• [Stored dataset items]
►
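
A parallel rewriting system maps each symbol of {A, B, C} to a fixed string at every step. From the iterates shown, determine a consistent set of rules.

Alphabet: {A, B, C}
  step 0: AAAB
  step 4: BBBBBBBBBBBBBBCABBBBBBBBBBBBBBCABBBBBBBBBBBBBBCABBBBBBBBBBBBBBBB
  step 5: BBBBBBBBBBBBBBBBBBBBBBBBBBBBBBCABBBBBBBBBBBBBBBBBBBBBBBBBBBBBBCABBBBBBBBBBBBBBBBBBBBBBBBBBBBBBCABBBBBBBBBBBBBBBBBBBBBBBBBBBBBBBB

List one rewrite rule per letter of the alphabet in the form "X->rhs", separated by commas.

A->CA, B->BB, C->BB

  step 4 ⇒ step 5: BBBBBBBBBBBBBBCABBBBBBBBBBBBBBCABBBBBBBBBBBBBBCABBBBBBBBBBBBBBBB ⇒ BB·BB·BB·BB·BB·BB·BB·BB·BB·BB·BB·BB·BB·BB·BB·CA·BB·BB·BB·BB·BB·BB·BB·BB·BB·BB·BB·BB·BB·BB·BB·CA·BB·BB·BB·BB·BB·BB·BB·BB·BB·BB·BB·BB·BB·BB·BB·CA·BB·BB·BB·BB·BB·BB·BB·BB·BB·BB·BB·BB·BB·BB·BB·BB
    A ↦ CA
    B ↦ BB
    C ↦ BB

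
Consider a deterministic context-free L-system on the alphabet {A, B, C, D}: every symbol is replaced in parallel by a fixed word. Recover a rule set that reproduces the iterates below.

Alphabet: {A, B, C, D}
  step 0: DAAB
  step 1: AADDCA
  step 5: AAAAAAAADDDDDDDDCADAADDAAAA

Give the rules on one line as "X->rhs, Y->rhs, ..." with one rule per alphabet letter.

  step 0 ⇒ step 1: DAAB ⇒ AA·D·D·CA
    A ↦ D
    B ↦ CA
    D ↦ AA
    C ↦ BA  (constrained at step 1)

A->D, B->CA, C->BA, D->AA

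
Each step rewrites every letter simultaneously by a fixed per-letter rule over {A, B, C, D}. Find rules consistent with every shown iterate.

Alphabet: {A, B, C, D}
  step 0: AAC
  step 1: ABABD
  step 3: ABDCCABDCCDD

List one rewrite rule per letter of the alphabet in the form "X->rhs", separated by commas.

  step 0 ⇒ step 1: AAC ⇒ AB·AB·D
    A ↦ AB
    C ↦ D
    B ↦ D  (constrained at step 1)
    D ↦ CC  (constrained at step 1)

A->AB, B->D, C->D, D->CC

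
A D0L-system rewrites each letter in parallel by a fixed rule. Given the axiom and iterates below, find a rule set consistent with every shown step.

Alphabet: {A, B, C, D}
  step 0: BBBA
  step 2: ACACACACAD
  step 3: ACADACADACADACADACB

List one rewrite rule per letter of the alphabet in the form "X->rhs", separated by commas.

  step 2 ⇒ step 3: ACACACACAD ⇒ AC·AD·AC·AD·AC·AD·AC·AD·AC·B
    A ↦ AC
    C ↦ AD
    D ↦ B
    B ↦ A  (constrained at step 0)

A->AC, B->A, C->AD, D->B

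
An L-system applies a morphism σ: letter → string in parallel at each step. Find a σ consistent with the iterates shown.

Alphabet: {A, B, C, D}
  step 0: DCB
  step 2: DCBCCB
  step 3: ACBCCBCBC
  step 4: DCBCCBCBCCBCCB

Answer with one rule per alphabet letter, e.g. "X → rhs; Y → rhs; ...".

A->D, B->C, C->CB, D->A

  step 3 ⇒ step 4: ACBCCBCBC ⇒ D·CB·C·CB·CB·C·CB·C·CB
    A ↦ D
    B ↦ C
    C ↦ CB
  step 2 ⇒ step 3: DCBCCB ⇒ A·CB·C·CB·CB·C
    D ↦ A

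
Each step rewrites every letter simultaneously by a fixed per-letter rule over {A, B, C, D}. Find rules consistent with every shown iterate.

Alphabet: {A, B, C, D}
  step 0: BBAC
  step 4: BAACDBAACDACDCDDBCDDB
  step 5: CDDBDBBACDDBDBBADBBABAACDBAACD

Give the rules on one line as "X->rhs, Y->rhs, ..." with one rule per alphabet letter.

  step 4 ⇒ step 5: BAACDBAACDACDCDDBCDDB ⇒ CD·DB·DB·B·A·CD·DB·DB·B·A·DB·B·A·B·A·A·CD·B·A·A·CD
    A ↦ DB
    B ↦ CD
    C ↦ B
    D ↦ A

A->DB, B->CD, C->B, D->A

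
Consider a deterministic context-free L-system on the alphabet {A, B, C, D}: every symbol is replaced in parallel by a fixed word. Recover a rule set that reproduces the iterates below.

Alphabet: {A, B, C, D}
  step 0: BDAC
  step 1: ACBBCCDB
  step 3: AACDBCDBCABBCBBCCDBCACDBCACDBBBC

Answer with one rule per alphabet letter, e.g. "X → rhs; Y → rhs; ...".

A->BBC, B->A, C->CDB, D->C

  step 0 ⇒ step 1: BDAC ⇒ A·C·BBC·CDB
    A ↦ BBC
    B ↦ A
    C ↦ CDB
    D ↦ C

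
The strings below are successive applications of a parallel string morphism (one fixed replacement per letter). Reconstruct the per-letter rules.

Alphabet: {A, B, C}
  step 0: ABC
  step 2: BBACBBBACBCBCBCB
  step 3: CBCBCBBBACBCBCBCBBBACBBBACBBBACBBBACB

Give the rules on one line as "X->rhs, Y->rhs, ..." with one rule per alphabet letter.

A->CB, B->CB, C->BBA

  step 2 ⇒ step 3: BBACBBBACBCBCBCB ⇒ CB·CB·CB·BBA·CB·CB·CB·CB·BBA·CB·BBA·CB·BBA·CB·BBA·CB
    A ↦ CB
    B ↦ CB
    C ↦ BBA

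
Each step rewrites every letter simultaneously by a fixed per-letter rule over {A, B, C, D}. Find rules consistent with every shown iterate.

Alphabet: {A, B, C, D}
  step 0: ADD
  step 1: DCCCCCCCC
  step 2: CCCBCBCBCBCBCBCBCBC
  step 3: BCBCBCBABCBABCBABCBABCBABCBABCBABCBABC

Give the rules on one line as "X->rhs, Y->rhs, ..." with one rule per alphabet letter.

A->DCC, B->BA, C->BC, D->CCC

  step 2 ⇒ step 3: CCCBCBCBCBCBCBCBCBC ⇒ BC·BC·BC·BA·BC·BA·BC·BA·BC·BA·BC·BA·BC·BA·BC·BA·BC·BA·BC
    B ↦ BA
    C ↦ BC
  step 0 ⇒ step 1: ADD ⇒ DCC·CCC·CCC
    A ↦ DCC
  step 0 ⇒ step 1: ADD ⇒ DCC·CCC·CCC
    D ↦ CCC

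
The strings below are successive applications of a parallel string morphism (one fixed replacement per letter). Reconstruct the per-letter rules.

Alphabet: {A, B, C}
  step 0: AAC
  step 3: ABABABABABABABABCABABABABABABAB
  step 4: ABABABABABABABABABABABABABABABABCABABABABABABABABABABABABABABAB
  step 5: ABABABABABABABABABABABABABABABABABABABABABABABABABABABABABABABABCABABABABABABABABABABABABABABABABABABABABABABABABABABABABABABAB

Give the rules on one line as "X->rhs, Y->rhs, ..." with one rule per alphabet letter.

A->AB, B->AB, C->CAB

  step 4 ⇒ step 5: ABABABABABABABABABABABABABABABABCABABABABABABABABABABABABABABAB ⇒ AB·AB·AB·AB·AB·AB·AB·AB·AB·AB·AB·AB·AB·AB·AB·AB·AB·AB·AB·AB·AB·AB·AB·AB·AB·AB·AB·AB·AB·AB·AB·AB·CAB·AB·AB·AB·AB·AB·AB·AB·AB·AB·AB·AB·AB·AB·AB·AB·AB·AB·AB·AB·AB·AB·AB·AB·AB·AB·AB·AB·AB·AB·AB
    A ↦ AB
    B ↦ AB
    C ↦ CAB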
◄
• [The task] Look above for the line holding "step 4: BAACDBAACDACDCDDBCDDB". Print it and every line after it, exactly, through the line holding "step 5: CDDBDBBACDDBDBBADBBABAACDBAACD".

• [Solution]
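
  step 4: BAACDBAACDACDCDDBCDDB
  step 5: CDDBDBBACDDBDBBADBBABAACDBAACD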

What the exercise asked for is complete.